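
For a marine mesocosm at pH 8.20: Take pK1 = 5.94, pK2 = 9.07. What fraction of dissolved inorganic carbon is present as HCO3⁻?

α₁ = 1 / (1 + [H⁺]/K1 + K2/[H⁺]) = 1 / (1 + 10^-2.26 + 10^-0.87)
   = 1 / (1 + 0.0054954 + 0.13490) = 1/1.1404 = 0.8769

α₁ = 0.877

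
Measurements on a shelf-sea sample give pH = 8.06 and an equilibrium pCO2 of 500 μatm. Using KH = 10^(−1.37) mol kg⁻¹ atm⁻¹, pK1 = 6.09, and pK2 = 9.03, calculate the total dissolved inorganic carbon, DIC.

[CO2*] = KH · pCO2 = 10^(−1.37) × 500×10^-6 = 2.133×10^-5 mol/kg
α₀ = 1/(1 + K1/[H⁺] + K1K2/[H⁺]²) = 1/(1 + 10^+1.97 + 10^+1.00) = 0.009585
DIC = [CO2*]/α₀ = 2.133×10^-5 / 0.009585 = 2.23 mmol/kg

DIC = 2.23 mmol/kg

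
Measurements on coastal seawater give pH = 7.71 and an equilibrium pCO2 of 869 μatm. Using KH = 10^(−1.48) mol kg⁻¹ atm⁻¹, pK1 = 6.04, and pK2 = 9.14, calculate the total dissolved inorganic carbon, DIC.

[CO2*] = KH · pCO2 = 10^(−1.48) × 869×10^-6 = 2.878×10^-5 mol/kg
α₀ = 1/(1 + K1/[H⁺] + K1K2/[H⁺]²) = 1/(1 + 10^+1.67 + 10^+0.24) = 0.02020
DIC = [CO2*]/α₀ = 2.878×10^-5 / 0.02020 = 1.42 mmol/kg

DIC = 1.42 mmol/kg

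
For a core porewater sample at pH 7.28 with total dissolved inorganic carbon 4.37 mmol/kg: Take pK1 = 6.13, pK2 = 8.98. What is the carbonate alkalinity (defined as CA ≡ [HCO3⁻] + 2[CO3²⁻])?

CA = [HCO3⁻] + 2[CO3²⁻] = (α₁ + 2α₂)·DIC
At pH 7.28: [H⁺]/K1 = 10^-1.15 = 0.070795, K2/[H⁺] = 10^-1.70 = 0.019953
α₁ = 1/(1 + 0.070795 + 0.019953) = 1/1.0907 = 0.9168; α₂ = α₁·K2/[H⁺] = 0.01829
α₁ + 2α₂ = 0.9534
CA = 0.9534 × 4.37 = 4.17 mmol/kg

CA = 4.17 mmol/kg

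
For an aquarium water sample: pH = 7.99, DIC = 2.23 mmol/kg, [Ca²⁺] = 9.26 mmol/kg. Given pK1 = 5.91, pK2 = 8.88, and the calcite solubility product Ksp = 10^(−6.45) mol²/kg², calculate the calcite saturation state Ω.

Ω = 6.59

α₂ = 1 / (1 + [H⁺]/K2 + [H⁺]²/(K1K2)) = 1 / (1 + 10^+0.89 + 10^-1.19)
   = 1 / (1 + 7.7625 + 0.064565) = 1/8.8270 = 0.1133
[CO3²⁻] = α₂ × DIC = 0.1133 × 2.23 = 0.2526 mmol/kg
Ksp = 10^(−6.45) = 3.548×10^-7
Ω = [Ca²⁺][CO3²⁻]/Ksp = (9.26×10^-3)(2.526×10^-4) / 3.548×10^-7 = 6.59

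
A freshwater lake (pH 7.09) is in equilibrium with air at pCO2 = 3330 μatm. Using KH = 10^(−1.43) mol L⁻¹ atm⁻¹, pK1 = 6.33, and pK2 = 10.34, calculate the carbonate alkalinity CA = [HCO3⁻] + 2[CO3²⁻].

CA = 0.713 mmol/L

[CO2*] = KH · pCO2 = 10^(−1.43) × 3330×10^-6 = 1.237×10^-4 mol/L
α₀ = 1/(1 + K1/[H⁺] + K1K2/[H⁺]²) = 1/(1 + 10^+0.76 + 10^-2.49) = 0.1480
DIC = [CO2*]/α₀ = 1.237×10^-4 / 0.1480 = 0.8361 mmol/L
CA = (α₁ + 2α₂)·DIC = (0.8515 + 2×0.0004789) × 0.8361 = 0.713 mmol/L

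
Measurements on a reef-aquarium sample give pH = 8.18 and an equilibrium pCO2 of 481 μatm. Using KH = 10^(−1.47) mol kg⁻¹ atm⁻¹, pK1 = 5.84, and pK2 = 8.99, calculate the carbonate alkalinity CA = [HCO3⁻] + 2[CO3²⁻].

[CO2*] = KH · pCO2 = 10^(−1.47) × 481×10^-6 = 1.630×10^-5 mol/kg
α₀ = 1/(1 + K1/[H⁺] + K1K2/[H⁺]²) = 1/(1 + 10^+2.34 + 10^+1.53) = 0.003942
DIC = [CO2*]/α₀ = 1.630×10^-5 / 0.003942 = 4.134 mmol/kg
CA = (α₁ + 2α₂)·DIC = (0.8625 + 2×0.1336) × 4.134 = 4.67 mmol/kg

CA = 4.67 mmol/kg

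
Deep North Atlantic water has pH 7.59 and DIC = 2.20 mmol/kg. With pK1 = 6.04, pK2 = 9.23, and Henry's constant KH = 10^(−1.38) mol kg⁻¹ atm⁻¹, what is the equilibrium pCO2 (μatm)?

α₀ = 1 / (1 + K1/[H⁺] + K1K2/[H⁺]²) = 1 / (1 + 10^+1.55 + 10^-0.09)
   = 1 / (1 + 35.481 + 0.81283) = 1/37.294 = 0.02681
[CO2*] = α₀ × DIC = 0.02681 × 2.20 = 0.05899 mmol/kg
pCO2 = [CO2*]/KH = 5.899×10^-5 / 4.169×10^-2 = 1420 μatm

pCO2 = 1420 μatm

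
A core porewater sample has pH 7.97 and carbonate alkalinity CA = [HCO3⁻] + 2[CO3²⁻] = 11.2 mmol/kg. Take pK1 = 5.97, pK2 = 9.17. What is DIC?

DIC = 10.7 mmol/kg

CA = [HCO3⁻] + 2[CO3²⁻] = (α₁ + 2α₂)·DIC
At pH 7.97: [H⁺]/K1 = 10^-2.00 = 0.010000, K2/[H⁺] = 10^-1.20 = 0.063096
α₁ = 1/(1 + 0.010000 + 0.063096) = 1/1.0731 = 0.9319; α₂ = α₁·K2/[H⁺] = 0.05880
α₁ + 2α₂ = 1.0495
DIC = CA / (α₁ + 2α₂) = 11.2 / 1.0495 = 10.7 mmol/kg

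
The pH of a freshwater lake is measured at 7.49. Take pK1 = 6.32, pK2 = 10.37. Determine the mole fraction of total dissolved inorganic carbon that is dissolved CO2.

α₀ = 1 / (1 + K1/[H⁺] + K1K2/[H⁺]²) = 1 / (1 + 10^+1.17 + 10^-1.71)
   = 1 / (1 + 14.791 + 0.019498) = 1/15.811 = 0.06325

α₀ = 0.0632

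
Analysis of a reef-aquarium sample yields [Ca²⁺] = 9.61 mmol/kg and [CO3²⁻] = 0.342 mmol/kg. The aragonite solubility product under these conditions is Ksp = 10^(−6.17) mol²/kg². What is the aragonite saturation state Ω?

Ksp = 10^(−6.17) = 6.761×10^-7
Ω = [Ca²⁺][CO3²⁻]/Ksp = (9.61×10^-3)(0.342×10^-3) / 6.761×10^-7 = 4.86

Ω = 4.86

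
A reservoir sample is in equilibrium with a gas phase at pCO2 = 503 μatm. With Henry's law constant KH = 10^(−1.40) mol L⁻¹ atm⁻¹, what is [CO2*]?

[CO2*] = 20.0 μmol/L

KH = 10^(−1.40) = 3.981×10^-2 mol L⁻¹ atm⁻¹
[CO2*] = KH · pCO2 = 3.981×10^-2 × 503×10^-6 atm = 2.00×10^-5 mol/L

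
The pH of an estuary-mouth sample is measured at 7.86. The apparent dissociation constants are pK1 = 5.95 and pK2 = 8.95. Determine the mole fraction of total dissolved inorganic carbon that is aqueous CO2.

α₀ = 1 / (1 + K1/[H⁺] + K1K2/[H⁺]²) = 1 / (1 + 10^+1.91 + 10^+0.82)
   = 1 / (1 + 81.283 + 6.6069) = 1/88.890 = 0.01125

α₀ = 0.0112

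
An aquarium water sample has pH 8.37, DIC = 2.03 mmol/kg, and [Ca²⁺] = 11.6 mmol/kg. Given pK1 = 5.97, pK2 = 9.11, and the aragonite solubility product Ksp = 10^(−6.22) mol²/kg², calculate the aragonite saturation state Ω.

Ω = 6.00

α₂ = 1 / (1 + [H⁺]/K2 + [H⁺]²/(K1K2)) = 1 / (1 + 10^+0.74 + 10^-1.66)
   = 1 / (1 + 5.4954 + 0.021878) = 1/6.5173 = 0.1534
[CO3²⁻] = α₂ × DIC = 0.1534 × 2.03 = 0.3115 mmol/kg
Ksp = 10^(−6.22) = 6.026×10^-7
Ω = [Ca²⁺][CO3²⁻]/Ksp = (11.6×10^-3)(3.115×10^-4) / 6.026×10^-7 = 6.00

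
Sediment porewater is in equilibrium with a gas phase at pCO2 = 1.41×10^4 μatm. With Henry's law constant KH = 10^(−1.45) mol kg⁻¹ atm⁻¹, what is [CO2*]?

[CO2*] = 500 μmol/kg

KH = 10^(−1.45) = 3.548×10^-2 mol kg⁻¹ atm⁻¹
[CO2*] = KH · pCO2 = 3.548×10^-2 × 1.41×10^4×10^-6 atm = 5.00×10^-4 mol/kg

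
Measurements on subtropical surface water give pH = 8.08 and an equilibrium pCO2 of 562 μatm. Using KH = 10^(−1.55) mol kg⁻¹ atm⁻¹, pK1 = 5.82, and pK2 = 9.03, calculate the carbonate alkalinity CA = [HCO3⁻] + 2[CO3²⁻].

CA = 3.53 mmol/kg

[CO2*] = KH · pCO2 = 10^(−1.55) × 562×10^-6 = 1.584×10^-5 mol/kg
α₀ = 1/(1 + K1/[H⁺] + K1K2/[H⁺]²) = 1/(1 + 10^+2.26 + 10^+1.31) = 0.004917
DIC = [CO2*]/α₀ = 1.584×10^-5 / 0.004917 = 3.222 mmol/kg
CA = (α₁ + 2α₂)·DIC = (0.8947 + 2×0.1004) × 3.222 = 3.53 mmol/kg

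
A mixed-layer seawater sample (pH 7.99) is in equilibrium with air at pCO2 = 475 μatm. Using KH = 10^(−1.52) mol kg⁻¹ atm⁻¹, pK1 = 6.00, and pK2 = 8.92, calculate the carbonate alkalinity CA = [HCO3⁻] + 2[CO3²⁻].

CA = 1.73 mmol/kg

[CO2*] = KH · pCO2 = 10^(−1.52) × 475×10^-6 = 1.434×10^-5 mol/kg
α₀ = 1/(1 + K1/[H⁺] + K1K2/[H⁺]²) = 1/(1 + 10^+1.99 + 10^+1.06) = 0.009074
DIC = [CO2*]/α₀ = 1.434×10^-5 / 0.009074 = 1.581 mmol/kg
CA = (α₁ + 2α₂)·DIC = (0.8867 + 2×0.1042) × 1.581 = 1.73 mmol/kg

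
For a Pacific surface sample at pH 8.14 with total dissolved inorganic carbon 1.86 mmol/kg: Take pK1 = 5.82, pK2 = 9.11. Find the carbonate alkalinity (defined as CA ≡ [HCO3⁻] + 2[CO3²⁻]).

CA = [HCO3⁻] + 2[CO3²⁻] = (α₁ + 2α₂)·DIC
At pH 8.14: [H⁺]/K1 = 10^-2.32 = 0.0047863, K2/[H⁺] = 10^-0.97 = 0.10715
α₁ = 1/(1 + 0.0047863 + 0.10715) = 1/1.1119 = 0.8993; α₂ = α₁·K2/[H⁺] = 0.09637
α₁ + 2α₂ = 1.0921
CA = 1.0921 × 1.86 = 2.03 mmol/kg

CA = 2.03 mmol/kg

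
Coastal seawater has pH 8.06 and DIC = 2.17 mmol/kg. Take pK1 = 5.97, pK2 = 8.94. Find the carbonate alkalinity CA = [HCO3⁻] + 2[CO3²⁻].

CA = [HCO3⁻] + 2[CO3²⁻] = (α₁ + 2α₂)·DIC
At pH 8.06: [H⁺]/K1 = 10^-2.09 = 0.0081283, K2/[H⁺] = 10^-0.88 = 0.13183
α₁ = 1/(1 + 0.0081283 + 0.13183) = 1/1.1400 = 0.8772; α₂ = α₁·K2/[H⁺] = 0.1156
α₁ + 2α₂ = 1.1085
CA = 1.1085 × 2.17 = 2.41 mmol/kg

CA = 2.41 mmol/kg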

### [EXERCISE DESCRIPTION]
Everything from the line containing "Coastal seawater has" to the last line of the material above should be printed exactly, both ends included.

### [SOLUTION TO THIS EXERCISE]
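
Coastal seawater has pH 8.06 and DIC = 2.17 mmol/kg. Take pK1 = 5.97, pK2 = 8.94. Find the carbonate alkalinity CA = [HCO3⁻] + 2[CO3²⁻].

CA = [HCO3⁻] + 2[CO3²⁻] = (α₁ + 2α₂)·DIC
At pH 8.06: [H⁺]/K1 = 10^-2.09 = 0.0081283, K2/[H⁺] = 10^-0.88 = 0.13183
α₁ = 1/(1 + 0.0081283 + 0.13183) = 1/1.1400 = 0.8772; α₂ = α₁·K2/[H⁺] = 0.1156
α₁ + 2α₂ = 1.1085
CA = 1.1085 × 2.17 = 2.41 mmol/kg

CA = 2.41 mmol/kg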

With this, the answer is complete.